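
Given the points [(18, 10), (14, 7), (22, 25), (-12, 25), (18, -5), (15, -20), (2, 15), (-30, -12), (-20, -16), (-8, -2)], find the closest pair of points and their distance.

Computing all pairwise distances among 10 points:

d((18, 10), (14, 7)) = 5.0 <-- minimum
d((18, 10), (22, 25)) = 15.5242
d((18, 10), (-12, 25)) = 33.541
d((18, 10), (18, -5)) = 15.0
d((18, 10), (15, -20)) = 30.1496
d((18, 10), (2, 15)) = 16.7631
d((18, 10), (-30, -12)) = 52.8015
d((18, 10), (-20, -16)) = 46.0435
d((18, 10), (-8, -2)) = 28.6356
d((14, 7), (22, 25)) = 19.6977
d((14, 7), (-12, 25)) = 31.6228
d((14, 7), (18, -5)) = 12.6491
d((14, 7), (15, -20)) = 27.0185
d((14, 7), (2, 15)) = 14.4222
d((14, 7), (-30, -12)) = 47.927
d((14, 7), (-20, -16)) = 41.0488
d((14, 7), (-8, -2)) = 23.7697
d((22, 25), (-12, 25)) = 34.0
d((22, 25), (18, -5)) = 30.2655
d((22, 25), (15, -20)) = 45.5412
d((22, 25), (2, 15)) = 22.3607
d((22, 25), (-30, -12)) = 63.8201
d((22, 25), (-20, -16)) = 58.6941
d((22, 25), (-8, -2)) = 40.3609
d((-12, 25), (18, -5)) = 42.4264
d((-12, 25), (15, -20)) = 52.4786
d((-12, 25), (2, 15)) = 17.2047
d((-12, 25), (-30, -12)) = 41.1461
d((-12, 25), (-20, -16)) = 41.7732
d((-12, 25), (-8, -2)) = 27.2947
d((18, -5), (15, -20)) = 15.2971
d((18, -5), (2, 15)) = 25.6125
d((18, -5), (-30, -12)) = 48.5077
d((18, -5), (-20, -16)) = 39.5601
d((18, -5), (-8, -2)) = 26.1725
d((15, -20), (2, 15)) = 37.3363
d((15, -20), (-30, -12)) = 45.7056
d((15, -20), (-20, -16)) = 35.2278
d((15, -20), (-8, -2)) = 29.2062
d((2, 15), (-30, -12)) = 41.8688
d((2, 15), (-20, -16)) = 38.0132
d((2, 15), (-8, -2)) = 19.7231
d((-30, -12), (-20, -16)) = 10.7703
d((-30, -12), (-8, -2)) = 24.1661
d((-20, -16), (-8, -2)) = 18.4391

Closest pair: (18, 10) and (14, 7) with distance 5.0

The closest pair is (18, 10) and (14, 7) with Euclidean distance 5.0. For 10 points, brute-force pairwise comparison is shown above. For large n, the divide-and-conquer algorithm (sort by x, recurse on halves, check the dividing strip) achieves O(n log n).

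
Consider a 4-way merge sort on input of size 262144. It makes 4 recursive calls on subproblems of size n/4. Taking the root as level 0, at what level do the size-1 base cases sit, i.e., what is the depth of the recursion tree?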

▸ Task
The records need to be copied exactly, with no line left out.

▸ Written solution
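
Given the points [(18, 10), (14, 7), (22, 25), (-12, 25), (18, -5), (15, -20), (2, 15), (-30, -12), (-20, -16), (-8, -2)], find the closest pair of points and their distance.

Computing all pairwise distances among 10 points:

d((18, 10), (14, 7)) = 5.0 <-- minimum
d((18, 10), (22, 25)) = 15.5242
d((18, 10), (-12, 25)) = 33.541
d((18, 10), (18, -5)) = 15.0
d((18, 10), (15, -20)) = 30.1496
d((18, 10), (2, 15)) = 16.7631
d((18, 10), (-30, -12)) = 52.8015
d((18, 10), (-20, -16)) = 46.0435
d((18, 10), (-8, -2)) = 28.6356
d((14, 7), (22, 25)) = 19.6977
d((14, 7), (-12, 25)) = 31.6228
d((14, 7), (18, -5)) = 12.6491
d((14, 7), (15, -20)) = 27.0185
d((14, 7), (2, 15)) = 14.4222
d((14, 7), (-30, -12)) = 47.927
d((14, 7), (-20, -16)) = 41.0488
d((14, 7), (-8, -2)) = 23.7697
d((22, 25), (-12, 25)) = 34.0
d((22, 25), (18, -5)) = 30.2655
d((22, 25), (15, -20)) = 45.5412
d((22, 25), (2, 15)) = 22.3607
d((22, 25), (-30, -12)) = 63.8201
d((22, 25), (-20, -16)) = 58.6941
d((22, 25), (-8, -2)) = 40.3609
d((-12, 25), (18, -5)) = 42.4264
d((-12, 25), (15, -20)) = 52.4786
d((-12, 25), (2, 15)) = 17.2047
d((-12, 25), (-30, -12)) = 41.1461
d((-12, 25), (-20, -16)) = 41.7732
d((-12, 25), (-8, -2)) = 27.2947
d((18, -5), (15, -20)) = 15.2971
d((18, -5), (2, 15)) = 25.6125
d((18, -5), (-30, -12)) = 48.5077
d((18, -5), (-20, -16)) = 39.5601
d((18, -5), (-8, -2)) = 26.1725
d((15, -20), (2, 15)) = 37.3363
d((15, -20), (-30, -12)) = 45.7056
d((15, -20), (-20, -16)) = 35.2278
d((15, -20), (-8, -2)) = 29.2062
d((2, 15), (-30, -12)) = 41.8688
d((2, 15), (-20, -16)) = 38.0132
d((2, 15), (-8, -2)) = 19.7231
d((-30, -12), (-20, -16)) = 10.7703
d((-30, -12), (-8, -2)) = 24.1661
d((-20, -16), (-8, -2)) = 18.4391

Closest pair: (18, 10) and (14, 7) with distance 5.0

The closest pair is (18, 10) and (14, 7) with Euclidean distance 5.0. For 10 points, brute-force pairwise comparison is shown above. For large n, the divide-and-conquer algorithm (sort by x, recurse on halves, check the dividing strip) achieves O(n log n).

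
Consider a 4-way merge sort on input of size 262144. It makes 4 recursive calls on subproblems of size n/4. Taking the root as level 0, at what level do the size-1 base cases sit, i.e., what is the depth of the recursion tree?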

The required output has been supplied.